Give back exactly the lines of the entries below from the line with "Radiologists in a" to the line with "n = 20 stimulus", inclusive, and only those.
====== GIVEN RECORDS ======
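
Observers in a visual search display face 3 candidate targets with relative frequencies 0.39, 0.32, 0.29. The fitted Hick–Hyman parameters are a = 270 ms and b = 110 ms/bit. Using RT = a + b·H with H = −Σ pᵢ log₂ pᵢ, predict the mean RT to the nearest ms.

H = 0.39·log₂(1/0.39) + 0.32·log₂(1/0.32) + 0.29·log₂(1/0.29) = 1.5737 bits.
RT = 270 + 110 × 1.5737 = 443.11 ms.

443 ms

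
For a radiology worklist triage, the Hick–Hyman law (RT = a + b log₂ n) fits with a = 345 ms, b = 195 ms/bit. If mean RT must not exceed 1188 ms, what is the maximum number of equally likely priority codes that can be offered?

Set 345 + 195·log₂ n ≤ 1188 → log₂ n ≤ (1188 − 345)/195 = 4.3231.
So n ≤ 2^4.3231 = 20.016; the largest integer n is 20.

20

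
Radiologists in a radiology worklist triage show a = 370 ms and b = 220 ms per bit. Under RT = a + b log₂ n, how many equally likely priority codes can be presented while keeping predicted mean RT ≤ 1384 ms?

220·log₂ n ≤ 1384 − 370 = 1014, giving log₂ n ≤ 4.6091 and n ≤ 24.405. The largest whole number is 24.

24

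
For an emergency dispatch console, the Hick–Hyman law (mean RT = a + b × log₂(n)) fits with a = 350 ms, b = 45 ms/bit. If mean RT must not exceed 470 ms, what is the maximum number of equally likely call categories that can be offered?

6

Information budget: (470 − 350)/45 = 2.6667 bits, so n ≤ 2^2.6667 = 6.350 → at most 6.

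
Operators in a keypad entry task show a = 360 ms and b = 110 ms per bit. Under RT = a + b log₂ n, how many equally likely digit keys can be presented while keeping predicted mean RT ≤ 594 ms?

4

110·log₂ n ≤ 594 − 360 = 234, giving log₂ n ≤ 2.1273 and n ≤ 4.369. The largest whole number is 4.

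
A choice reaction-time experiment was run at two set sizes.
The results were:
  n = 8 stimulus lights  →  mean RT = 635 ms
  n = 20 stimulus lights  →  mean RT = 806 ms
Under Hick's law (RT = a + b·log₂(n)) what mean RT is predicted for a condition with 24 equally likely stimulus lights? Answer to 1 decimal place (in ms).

Solve the two-equation system in a and b:
  b = (806 − 635) / (log₂ 20 − log₂ 8) = 171 / (4.3219 − 3) = 129.357 ms/bit
  a = 635 − 129.357 × 3 = 246.930 ms
Then RT(24) = 246.930 + 129.357 × log₂ 24 = 246.930 + 129.357 × 4.5850 ≈ 840.025 ms.

840.0 ms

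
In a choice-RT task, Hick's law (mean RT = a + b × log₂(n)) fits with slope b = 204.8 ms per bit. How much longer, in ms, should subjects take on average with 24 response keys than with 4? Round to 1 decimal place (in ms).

529.4 ms

Only the slope matters, since a is common to both: ΔRT = b·log₂(n₂/n₁).
log₂(24) − log₂(4) = 4.5850 − 2 = 2.5850.
ΔRT = 204.8 × 2.5850 = 529.400 ms.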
======
[YOUR RESPONSE]:
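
Radiologists in a radiology worklist triage show a = 370 ms and b = 220 ms per bit. Under RT = a + b log₂ n, how many equally likely priority codes can be presented while keeping predicted mean RT ≤ 1384 ms?

220·log₂ n ≤ 1384 − 370 = 1014, giving log₂ n ≤ 4.6091 and n ≤ 24.405. The largest whole number is 24.

24

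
For an emergency dispatch console, the Hick–Hyman law (mean RT = a + b × log₂(n)) fits with a = 350 ms, b = 45 ms/bit. If mean RT must not exceed 470 ms, what is the maximum number of equally likely call categories that can be offered?

6

Information budget: (470 − 350)/45 = 2.6667 bits, so n ≤ 2^2.6667 = 6.350 → at most 6.

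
Operators in a keypad entry task show a = 360 ms and b = 110 ms per bit. Under RT = a + b log₂ n, how many equally likely digit keys can be presented while keeping predicted mean RT ≤ 594 ms?

4

110·log₂ n ≤ 594 − 360 = 234, giving log₂ n ≤ 2.1273 and n ≤ 4.369. The largest whole number is 4.

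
A choice reaction-time experiment was run at two set sizes.
The results were:
  n = 8 stimulus lights  →  mean RT = 635 ms
  n = 20 stimulus lights  →  mean RT = 806 ms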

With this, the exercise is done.